An exact transcription of the data below, complete and unaltered, is the expected answer.

+++ Input data +++

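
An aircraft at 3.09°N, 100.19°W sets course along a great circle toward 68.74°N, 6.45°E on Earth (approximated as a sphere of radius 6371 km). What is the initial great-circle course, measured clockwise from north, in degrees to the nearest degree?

20°

With φ₁ = 0.0539, φ₂ = 1.1997, Δλ = 1.8612 rad, the forward-azimuth formula gives
θ = atan2( sin Δλ cos φ₂ , cos φ₁ sin φ₂ − sin φ₁ cos φ₂ cos Δλ ) = atan2(0.3474, 0.9362) = 20.36°.
So the initial bearing is 20°.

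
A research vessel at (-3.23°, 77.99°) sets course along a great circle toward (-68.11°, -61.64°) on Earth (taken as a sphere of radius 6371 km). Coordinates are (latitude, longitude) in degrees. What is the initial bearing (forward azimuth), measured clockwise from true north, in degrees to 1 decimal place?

Δλ = -139.630° = -2.4370 rad.
y = sin Δλ · cos φ₂ = (-0.6477)(0.3728) = -0.2415
x = cos φ₁ sin φ₂ − sin φ₁ cos φ₂ cos Δλ = (0.9984)(-0.9279) − (-0.0563)(0.3728)(-0.7619) = -0.9424
θ = atan2(y, x) = -165.63°; adding 360° gives 194.4°.

194.4°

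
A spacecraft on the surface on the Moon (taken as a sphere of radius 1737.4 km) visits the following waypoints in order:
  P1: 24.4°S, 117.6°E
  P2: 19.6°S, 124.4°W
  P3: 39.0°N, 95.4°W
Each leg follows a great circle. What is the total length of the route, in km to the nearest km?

5152 km

Leg P1→P2: central angle 1.8382 rad, distance 3193.6 km.
Leg P2→P3: central angle 1.1272 rad, distance 1958.3 km.
Total: 3193.6 + 1958.3 ≈ 5152 km.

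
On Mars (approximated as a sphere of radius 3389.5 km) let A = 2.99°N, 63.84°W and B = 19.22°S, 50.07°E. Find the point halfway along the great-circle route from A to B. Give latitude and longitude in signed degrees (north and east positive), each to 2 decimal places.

-14.64°, -9.35°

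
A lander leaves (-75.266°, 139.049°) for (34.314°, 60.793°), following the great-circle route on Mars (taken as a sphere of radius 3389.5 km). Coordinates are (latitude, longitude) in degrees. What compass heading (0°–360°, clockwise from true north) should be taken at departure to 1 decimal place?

With φ₁ = -1.3136, φ₂ = 0.5989, Δλ = -1.3658 rad, the forward-azimuth formula gives
θ = atan2( sin Δλ cos φ₂ , cos φ₁ sin φ₂ − sin φ₁ cos φ₂ cos Δλ ) = atan2(-0.8087, 0.3060) = -69.28°.
Adding 360° brings this into [0°, 360°): 290.7°.

290.7°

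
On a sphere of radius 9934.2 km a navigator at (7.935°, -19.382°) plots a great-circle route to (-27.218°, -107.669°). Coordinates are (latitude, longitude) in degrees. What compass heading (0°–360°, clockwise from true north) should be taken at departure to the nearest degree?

With φ₁ = 0.1385, φ₂ = -0.4750, Δλ = -1.5409 rad, the forward-azimuth formula gives
θ = atan2( sin Δλ cos φ₂ , cos φ₁ sin φ₂ − sin φ₁ cos φ₂ cos Δλ ) = atan2(-0.8889, -0.4567) = -117.19°.
Adding 360° brings this into [0°, 360°): 243°.

243°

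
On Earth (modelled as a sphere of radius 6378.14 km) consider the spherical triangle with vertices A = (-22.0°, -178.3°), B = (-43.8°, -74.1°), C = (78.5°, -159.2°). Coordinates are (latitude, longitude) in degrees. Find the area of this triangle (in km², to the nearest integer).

Side lengths (central angles): a = 2.2996, b = 1.7644, c = 1.4755 rad; semiperimeter s = 2.7698.
By l'Huilier's theorem, tan(E/4) = √[tan(s/2) tan((s−a)/2) tan((s−b)/2) tan((s−c)/2)], giving spherical excess E = 2.5154 rad.
Area = E·R² = 2.5154 × (6378.14)² ≈ 102328635 km².

102328635 km²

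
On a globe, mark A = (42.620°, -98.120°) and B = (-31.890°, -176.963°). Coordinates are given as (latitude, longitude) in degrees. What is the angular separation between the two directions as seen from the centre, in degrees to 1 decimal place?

103.7°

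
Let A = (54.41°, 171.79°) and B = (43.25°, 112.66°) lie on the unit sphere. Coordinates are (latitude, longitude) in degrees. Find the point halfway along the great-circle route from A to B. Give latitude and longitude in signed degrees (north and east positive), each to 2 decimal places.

52.69°, 138.60°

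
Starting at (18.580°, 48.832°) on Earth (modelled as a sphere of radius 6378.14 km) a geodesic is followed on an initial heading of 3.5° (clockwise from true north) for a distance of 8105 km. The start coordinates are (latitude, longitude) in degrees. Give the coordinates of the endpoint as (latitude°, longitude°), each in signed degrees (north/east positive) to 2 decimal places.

Angular distance δ = d/R = 8105/6378.14 = 1.27075 rad; initial bearing θ = 0.0611 rad.
sin φ₂ = sin φ₁ cos δ + cos φ₁ sin δ cos θ = (0.3186)(0.2956) + (0.9479)(0.9553)(0.9981) = 0.9980, so φ₂ = 86.39°.
Δλ = atan2(sin θ sin δ cos φ₁, cos δ − sin φ₁ sin φ₂) = atan2(0.0553, -0.0224) = 112.084°.
λ₂ = 48.832° + 112.084° = 160.92°.

86.39°, 160.92°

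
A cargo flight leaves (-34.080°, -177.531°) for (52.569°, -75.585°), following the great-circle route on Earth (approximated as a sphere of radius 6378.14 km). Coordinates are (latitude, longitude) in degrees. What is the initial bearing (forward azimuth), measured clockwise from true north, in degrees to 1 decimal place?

Δλ = 101.946° = 1.7793 rad.
y = sin Δλ · cos φ₂ = (0.9783)(0.6078) = 0.5946
x = cos φ₁ sin φ₂ − sin φ₁ cos φ₂ cos Δλ = (0.8283)(0.7941) − (-0.5603)(0.6078)(-0.2070) = 0.5872
θ = atan2(y, x) = 45.36°, so the bearing is 45.4°.

45.4°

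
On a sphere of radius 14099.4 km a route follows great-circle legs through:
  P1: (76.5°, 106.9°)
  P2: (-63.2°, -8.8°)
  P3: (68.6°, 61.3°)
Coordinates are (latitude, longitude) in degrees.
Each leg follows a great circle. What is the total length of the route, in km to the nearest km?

73040 km

Leg P1→P2: central angle 2.7228 rad, distance 38389.4 km.
Leg P2→P3: central angle 2.4576 rad, distance 34650.5 km.
Total: 38389.4 + 34650.5 ≈ 73040 km.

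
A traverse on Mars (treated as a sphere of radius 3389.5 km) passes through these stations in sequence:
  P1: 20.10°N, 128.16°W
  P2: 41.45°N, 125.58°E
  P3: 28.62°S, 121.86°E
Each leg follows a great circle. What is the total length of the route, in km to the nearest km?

Leg P1→P2: central angle 1.5404 rad, distance 5221.1 km.
Leg P2→P3: central angle 1.2244 rad, distance 4150.2 km.
Total: 5221.1 + 4150.2 ≈ 9371 km.

9371 km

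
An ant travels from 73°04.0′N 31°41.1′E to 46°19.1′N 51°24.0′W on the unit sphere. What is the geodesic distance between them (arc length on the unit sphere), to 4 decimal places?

In radians: φ₁ = 1.2753, φ₂ = 0.8084, Δλ = -83.085° = -1.4501 rad.
cos c = sin φ₁ sin φ₂ + cos φ₁ cos φ₂ cos Δλ = (0.9566)(0.7232) + (0.2913)(0.6907)(0.1204) = 0.71605,
so c = arccos(0.71605) = 0.77267 rad.
On the unit sphere the arc length equals the central angle: 0.7727.

0.7727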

+++

→ Result
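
An aircraft at 3.09°N, 100.19°W sets course along a great circle toward 68.74°N, 6.45°E on Earth (approximated as a sphere of radius 6371 km). What is the initial great-circle course, measured clockwise from north, in degrees to the nearest degree?

20°

With φ₁ = 0.0539, φ₂ = 1.1997, Δλ = 1.8612 rad, the forward-azimuth formula gives
θ = atan2( sin Δλ cos φ₂ , cos φ₁ sin φ₂ − sin φ₁ cos φ₂ cos Δλ ) = atan2(0.3474, 0.9362) = 20.36°.
So the initial bearing is 20°.

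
A research vessel at (-3.23°, 77.99°) sets course along a great circle toward (-68.11°, -61.64°) on Earth (taken as a sphere of radius 6371 km). Coordinates are (latitude, longitude) in degrees. What is the initial bearing (forward azimuth), measured clockwise from true north, in degrees to 1 decimal place?

Δλ = -139.630° = -2.4370 rad.
y = sin Δλ · cos φ₂ = (-0.6477)(0.3728) = -0.2415
x = cos φ₁ sin φ₂ − sin φ₁ cos φ₂ cos Δλ = (0.9984)(-0.9279) − (-0.0563)(0.3728)(-0.7619) = -0.9424
θ = atan2(y, x) = -165.63°; adding 360° gives 194.4°.

194.4°

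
A spacecraft on the surface on the Moon (taken as a sphere of radius 1737.4 km) visits the following waypoints in order:
  P1: 24.4°S, 117.6°E
  P2: 19.6°S, 124.4°W
  P3: 39.0°N, 95.4°W
Each leg follows a great circle. What is the total length of the route, in km to the nearest km?

5152 km

Leg P1→P2: central angle 1.8382 rad, distance 3193.6 km.
Leg P2→P3: central angle 1.1272 rad, distance 1958.3 km.
Total: 3193.6 + 1958.3 ≈ 5152 km.

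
On Mars (approximated as a sphere of radius 3389.5 km) let A = 2.99°N, 63.84°W and B = 19.22°S, 50.07°E. Find the point halfway along the great-circle route from A to B. Give latitude and longitude in signed degrees (north and east positive), each to 2 decimal places.

-14.64°, -9.35°

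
A lander leaves (-75.266°, 139.049°) for (34.314°, 60.793°), following the great-circle route on Mars (taken as a sphere of radius 3389.5 km). Coordinates are (latitude, longitude) in degrees. What compass heading (0°–360°, clockwise from true north) should be taken at departure to 1 decimal place?

With φ₁ = -1.3136, φ₂ = 0.5989, Δλ = -1.3658 rad, the forward-azimuth formula gives
θ = atan2( sin Δλ cos φ₂ , cos φ₁ sin φ₂ − sin φ₁ cos φ₂ cos Δλ ) = atan2(-0.8087, 0.3060) = -69.28°.
Adding 360° brings this into [0°, 360°): 290.7°.

290.7°

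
On a sphere of radius 9934.2 km a navigator at (7.935°, -19.382°) plots a great-circle route to (-27.218°, -107.669°). Coordinates are (latitude, longitude) in degrees. What compass heading (0°–360°, clockwise from true north) should be taken at departure to the nearest degree?

With φ₁ = 0.1385, φ₂ = -0.4750, Δλ = -1.5409 rad, the forward-azimuth formula gives
θ = atan2( sin Δλ cos φ₂ , cos φ₁ sin φ₂ − sin φ₁ cos φ₂ cos Δλ ) = atan2(-0.8889, -0.4567) = -117.19°.
Adding 360° brings this into [0°, 360°): 243°.

243°

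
On Earth (modelled as a sphere of radius 6378.14 km) consider the spherical triangle with vertices A = (-22.0°, -178.3°), B = (-43.8°, -74.1°), C = (78.5°, -159.2°). Coordinates are (latitude, longitude) in degrees. Find the area of this triangle (in km², to the nearest integer).

Side lengths (central angles): a = 2.2996, b = 1.7644, c = 1.4755 rad; semiperimeter s = 2.7698.
By l'Huilier's theorem, tan(E/4) = √[tan(s/2) tan((s−a)/2) tan((s−b)/2) tan((s−c)/2)], giving spherical excess E = 2.5154 rad.
Area = E·R² = 2.5154 × (6378.14)² ≈ 102328635 km².

102328635 km²

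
On a globe, mark A = (42.620°, -98.120°) and B = (-31.890°, -176.963°). Coordinates are given as (latitude, longitude) in degrees. What is the angular separation between the two directions as seen from the centre, in degrees to 1 decimal place?

103.7°

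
Let A = (54.41°, 171.79°) and B = (43.25°, 112.66°) lie on the unit sphere. Coordinates are (latitude, longitude) in degrees. Find the point halfway along the great-circle route from A to B. Give latitude and longitude in signed degrees (north and east positive), each to 2 decimal places.

52.69°, 138.60°

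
Starting at (18.580°, 48.832°) on Earth (modelled as a sphere of radius 6378.14 km) a geodesic is followed on an initial heading of 3.5° (clockwise from true north) for a distance of 8105 km. The start coordinates are (latitude, longitude) in degrees. Give the coordinates of the endpoint as (latitude°, longitude°), each in signed degrees (north/east positive) to 2 decimal places.

Angular distance δ = d/R = 8105/6378.14 = 1.27075 rad; initial bearing θ = 0.0611 rad.
sin φ₂ = sin φ₁ cos δ + cos φ₁ sin δ cos θ = (0.3186)(0.2956) + (0.9479)(0.9553)(0.9981) = 0.9980, so φ₂ = 86.39°.
Δλ = atan2(sin θ sin δ cos φ₁, cos δ − sin φ₁ sin φ₂) = atan2(0.0553, -0.0224) = 112.084°.
λ₂ = 48.832° + 112.084° = 160.92°.

86.39°, 160.92°

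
A cargo flight leaves (-34.080°, -177.531°) for (52.569°, -75.585°), following the great-circle route on Earth (approximated as a sphere of radius 6378.14 km). Coordinates are (latitude, longitude) in degrees. What is the initial bearing (forward azimuth), measured clockwise from true north, in degrees to 1 decimal place?

Δλ = 101.946° = 1.7793 rad.
y = sin Δλ · cos φ₂ = (0.9783)(0.6078) = 0.5946
x = cos φ₁ sin φ₂ − sin φ₁ cos φ₂ cos Δλ = (0.8283)(0.7941) − (-0.5603)(0.6078)(-0.2070) = 0.5872
θ = atan2(y, x) = 45.36°, so the bearing is 45.4°.

45.4°

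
On a sphere of radius 14099.4 km a route follows great-circle legs through:
  P1: (76.5°, 106.9°)
  P2: (-63.2°, -8.8°)
  P3: (68.6°, 61.3°)
Coordinates are (latitude, longitude) in degrees.
Each leg follows a great circle. What is the total length of the route, in km to the nearest km?

73040 km

Leg P1→P2: central angle 2.7228 rad, distance 38389.4 km.
Leg P2→P3: central angle 2.4576 rad, distance 34650.5 km.
Total: 38389.4 + 34650.5 ≈ 73040 km.

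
A traverse on Mars (treated as a sphere of radius 3389.5 km) passes through these stations in sequence:
  P1: 20.10°N, 128.16°W
  P2: 41.45°N, 125.58°E
  P3: 28.62°S, 121.86°E
Each leg follows a great circle. What is the total length of the route, in km to the nearest km?

Leg P1→P2: central angle 1.5404 rad, distance 5221.1 km.
Leg P2→P3: central angle 1.2244 rad, distance 4150.2 km.
Total: 5221.1 + 4150.2 ≈ 9371 km.

9371 km

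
An ant travels from 73°04.0′N 31°41.1′E to 46°19.1′N 51°24.0′W on the unit sphere. What is the geodesic distance between them (arc length on the unit sphere), to 4 decimal places?

In radians: φ₁ = 1.2753, φ₂ = 0.8084, Δλ = -83.085° = -1.4501 rad.
cos c = sin φ₁ sin φ₂ + cos φ₁ cos φ₂ cos Δλ = (0.9566)(0.7232) + (0.2913)(0.6907)(0.1204) = 0.71605,
so c = arccos(0.71605) = 0.77267 rad.
On the unit sphere the arc length equals the central angle: 0.7727.

0.7727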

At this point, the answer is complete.